Activity: Your answer is the line containing "Design the least-cost" plus every line after it to the end of the data below, transcribed exactly and with nothing else.

Record extracts:
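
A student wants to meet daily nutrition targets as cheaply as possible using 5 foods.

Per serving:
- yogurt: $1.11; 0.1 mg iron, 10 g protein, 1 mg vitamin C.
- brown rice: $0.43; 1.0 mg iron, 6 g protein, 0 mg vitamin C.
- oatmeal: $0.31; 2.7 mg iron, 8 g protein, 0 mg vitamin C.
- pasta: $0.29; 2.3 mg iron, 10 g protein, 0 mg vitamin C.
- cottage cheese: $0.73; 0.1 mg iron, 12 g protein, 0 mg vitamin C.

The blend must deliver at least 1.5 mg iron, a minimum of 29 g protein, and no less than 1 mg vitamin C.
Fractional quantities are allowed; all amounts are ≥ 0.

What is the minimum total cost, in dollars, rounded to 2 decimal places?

Set it up as a linear program. Let x1 = servings of yogurt, x2 = servings of brown rice, x3 = servings of oatmeal, x4 = servings of pasta, x5 = servings of cottage cheese.
min 1.11x1 + 0.43x2 + 0.31x3 + 0.29x4 + 0.73x5 with:
  0.1x1 + 1x2 + 2.7x3 + 2.3x4 + 0.1x5 ≥ 1.5   (iron)
  10x1 + 6x2 + 8x3 + 10x4 + 12x5 ≥ 29   (protein)
  1x1 ≥ 1   (vitamin C)
  x1, x2, x3, x4, x5 ≥ 0.
At the optimum only yogurt, pasta are positive (brown rice, oatmeal, cottage cheese = 0). The protein and vitamin C requirements are met with equality.
So yogurt = 1 serving, pasta = 1.9 servings.
Total cost: 1.11·1 + 0.29·1.9 = 1.6610.

$1.66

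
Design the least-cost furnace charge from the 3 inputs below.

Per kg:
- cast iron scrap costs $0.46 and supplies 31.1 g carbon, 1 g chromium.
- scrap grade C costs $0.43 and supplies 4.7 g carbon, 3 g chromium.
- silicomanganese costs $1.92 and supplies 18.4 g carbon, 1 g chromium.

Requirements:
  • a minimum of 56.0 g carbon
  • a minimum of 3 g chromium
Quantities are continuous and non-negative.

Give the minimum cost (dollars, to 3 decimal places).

This is a linear program. Let x1 = kg of cast iron scrap, x2 = kg of scrap grade C, x3 = kg of silicomanganese.
Minimise 0.46x1 + 0.43x2 + 1.92x3 with:
  31.1x1 + 4.7x2 + 18.4x3 ≥ 56   (carbon)
  1x1 + 3x2 + 1x3 ≥ 3   (chromium)
  x1, x2, x3 ≥ 0.
The optimal basis is {cast iron scrap, scrap grade C}; silicomanganese drops out. There the carbon and chromium constraints are tight.
Optimal quantities: cast iron scrap = 1.737 kg, scrap grade C = 0.421 kg.
Objective = 0.46·1.737 + 0.43·0.421 = 0.98005.

$0.980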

Exercise solution:
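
Design the least-cost furnace charge from the 3 inputs below.

Per kg:
- cast iron scrap costs $0.46 and supplies 31.1 g carbon, 1 g chromium.
- scrap grade C costs $0.43 and supplies 4.7 g carbon, 3 g chromium.
- silicomanganese costs $1.92 and supplies 18.4 g carbon, 1 g chromium.

Requirements:
  • a minimum of 56.0 g carbon
  • a minimum of 3 g chromium
Quantities are continuous and non-negative.

Give the minimum cost (dollars, to 3 decimal places).

This is a linear program. Let x1 = kg of cast iron scrap, x2 = kg of scrap grade C, x3 = kg of silicomanganese.
Minimise 0.46x1 + 0.43x2 + 1.92x3 with:
  31.1x1 + 4.7x2 + 18.4x3 ≥ 56   (carbon)
  1x1 + 3x2 + 1x3 ≥ 3   (chromium)
  x1, x2, x3 ≥ 0.
The optimal basis is {cast iron scrap, scrap grade C}; silicomanganese drops out. There the carbon and chromium constraints are tight.
Optimal quantities: cast iron scrap = 1.737 kg, scrap grade C = 0.421 kg.
Objective = 0.46·1.737 + 0.43·0.421 = 0.98005.

$0.980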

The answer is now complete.